## Work to complete
Please restate each entry exactly, without skipping any.

Data records
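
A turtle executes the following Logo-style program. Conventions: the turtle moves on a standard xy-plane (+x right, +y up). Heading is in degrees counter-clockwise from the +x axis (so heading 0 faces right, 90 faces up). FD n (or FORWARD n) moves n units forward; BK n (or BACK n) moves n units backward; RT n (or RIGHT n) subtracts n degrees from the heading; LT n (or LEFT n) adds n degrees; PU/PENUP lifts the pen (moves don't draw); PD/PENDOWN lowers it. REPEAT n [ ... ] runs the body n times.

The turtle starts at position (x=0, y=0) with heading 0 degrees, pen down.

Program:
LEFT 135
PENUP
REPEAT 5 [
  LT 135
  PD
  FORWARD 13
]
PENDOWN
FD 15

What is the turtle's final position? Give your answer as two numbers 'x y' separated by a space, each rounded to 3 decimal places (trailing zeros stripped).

Answer: 5.385 15

Derivation:
Executing turtle program step by step:
Start: pos=(0,0), heading=0, pen down
LT 135: heading 0 -> 135
PU: pen up
REPEAT 5 [
  -- iteration 1/5 --
  LT 135: heading 135 -> 270
  PD: pen down
  FD 13: (0,0) -> (0,-13) [heading=270, draw]
  -- iteration 2/5 --
  LT 135: heading 270 -> 45
  PD: pen down
  FD 13: (0,-13) -> (9.192,-3.808) [heading=45, draw]
  -- iteration 3/5 --
  LT 135: heading 45 -> 180
  PD: pen down
  FD 13: (9.192,-3.808) -> (-3.808,-3.808) [heading=180, draw]
  -- iteration 4/5 --
  LT 135: heading 180 -> 315
  PD: pen down
  FD 13: (-3.808,-3.808) -> (5.385,-13) [heading=315, draw]
  -- iteration 5/5 --
  LT 135: heading 315 -> 90
  PD: pen down
  FD 13: (5.385,-13) -> (5.385,0) [heading=90, draw]
]
PD: pen down
FD 15: (5.385,0) -> (5.385,15) [heading=90, draw]
Final: pos=(5.385,15), heading=90, 6 segment(s) drawn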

## Solution for this exercise
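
A turtle executes the following Logo-style program. Conventions: the turtle moves on a standard xy-plane (+x right, +y up). Heading is in degrees counter-clockwise from the +x axis (so heading 0 faces right, 90 faces up). FD n (or FORWARD n) moves n units forward; BK n (or BACK n) moves n units backward; RT n (or RIGHT n) subtracts n degrees from the heading; LT n (or LEFT n) adds n degrees; PU/PENUP lifts the pen (moves don't draw); PD/PENDOWN lowers it. REPEAT n [ ... ] runs the body n times.

The turtle starts at position (x=0, y=0) with heading 0 degrees, pen down.

Program:
LEFT 135
PENUP
REPEAT 5 [
  LT 135
  PD
  FORWARD 13
]
PENDOWN
FD 15

What is the turtle's final position? Give your answer as two numbers 'x y' separated by a space, each rounded to 3 decimal places (trailing zeros stripped).

Answer: 5.385 15

Derivation:
Executing turtle program step by step:
Start: pos=(0,0), heading=0, pen down
LT 135: heading 0 -> 135
PU: pen up
REPEAT 5 [
  -- iteration 1/5 --
  LT 135: heading 135 -> 270
  PD: pen down
  FD 13: (0,0) -> (0,-13) [heading=270, draw]
  -- iteration 2/5 --
  LT 135: heading 270 -> 45
  PD: pen down
  FD 13: (0,-13) -> (9.192,-3.808) [heading=45, draw]
  -- iteration 3/5 --
  LT 135: heading 45 -> 180
  PD: pen down
  FD 13: (9.192,-3.808) -> (-3.808,-3.808) [heading=180, draw]
  -- iteration 4/5 --
  LT 135: heading 180 -> 315
  PD: pen down
  FD 13: (-3.808,-3.808) -> (5.385,-13) [heading=315, draw]
  -- iteration 5/5 --
  LT 135: heading 315 -> 90
  PD: pen down
  FD 13: (5.385,-13) -> (5.385,0) [heading=90, draw]
]
PD: pen down
FD 15: (5.385,0) -> (5.385,15) [heading=90, draw]
Final: pos=(5.385,15), heading=90, 6 segment(s) drawn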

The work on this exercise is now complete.